### WHAT THE TASK ASKS
Go through the listing and copy every line word for word.

### MATERIAL TO PROCESS
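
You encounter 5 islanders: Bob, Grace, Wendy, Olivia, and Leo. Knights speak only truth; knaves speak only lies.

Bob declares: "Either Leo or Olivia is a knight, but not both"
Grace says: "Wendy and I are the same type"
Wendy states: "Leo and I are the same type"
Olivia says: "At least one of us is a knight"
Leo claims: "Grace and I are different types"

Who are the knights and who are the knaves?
Bob is a knave.
Grace is a knave.
Wendy is a knight.
Olivia is a knight.
Leo is a knight.

Verification:
- Bob (knave) says "Either Leo or Olivia is a knight, but not both" - this is FALSE (a lie) because Leo is a knight and Olivia is a knight.
- Grace (knave) says "Wendy and I are the same type" - this is FALSE (a lie) because Grace is a knave and Wendy is a knight.
- Wendy (knight) says "Leo and I are the same type" - this is TRUE because Wendy is a knight and Leo is a knight.
- Olivia (knight) says "At least one of us is a knight" - this is TRUE because Wendy, Olivia, and Leo are knights.
- Leo (knight) says "Grace and I are different types" - this is TRUE because Leo is a knight and Grace is a knave.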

### SOLUTION FOR THIS PROBLEM
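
You encounter 5 islanders: Bob, Grace, Wendy, Olivia, and Leo. Knights speak only truth; knaves speak only lies.

Bob declares: "Either Leo or Olivia is a knight, but not both"
Grace says: "Wendy and I are the same type"
Wendy states: "Leo and I are the same type"
Olivia says: "At least one of us is a knight"
Leo claims: "Grace and I are different types"

Who are the knights and who are the knaves?
Bob is a knave.
Grace is a knave.
Wendy is a knight.
Olivia is a knight.
Leo is a knight.

Verification:
- Bob (knave) says "Either Leo or Olivia is a knight, but not both" - this is FALSE (a lie) because Leo is a knight and Olivia is a knight.
- Grace (knave) says "Wendy and I are the same type" - this is FALSE (a lie) because Grace is a knave and Wendy is a knight.
- Wendy (knight) says "Leo and I are the same type" - this is TRUE because Wendy is a knight and Leo is a knight.
- Olivia (knight) says "At least one of us is a knight" - this is TRUE because Wendy, Olivia, and Leo are knights.
- Leo (knight) says "Grace and I are different types" - this is TRUE because Leo is a knight and Grace is a knave.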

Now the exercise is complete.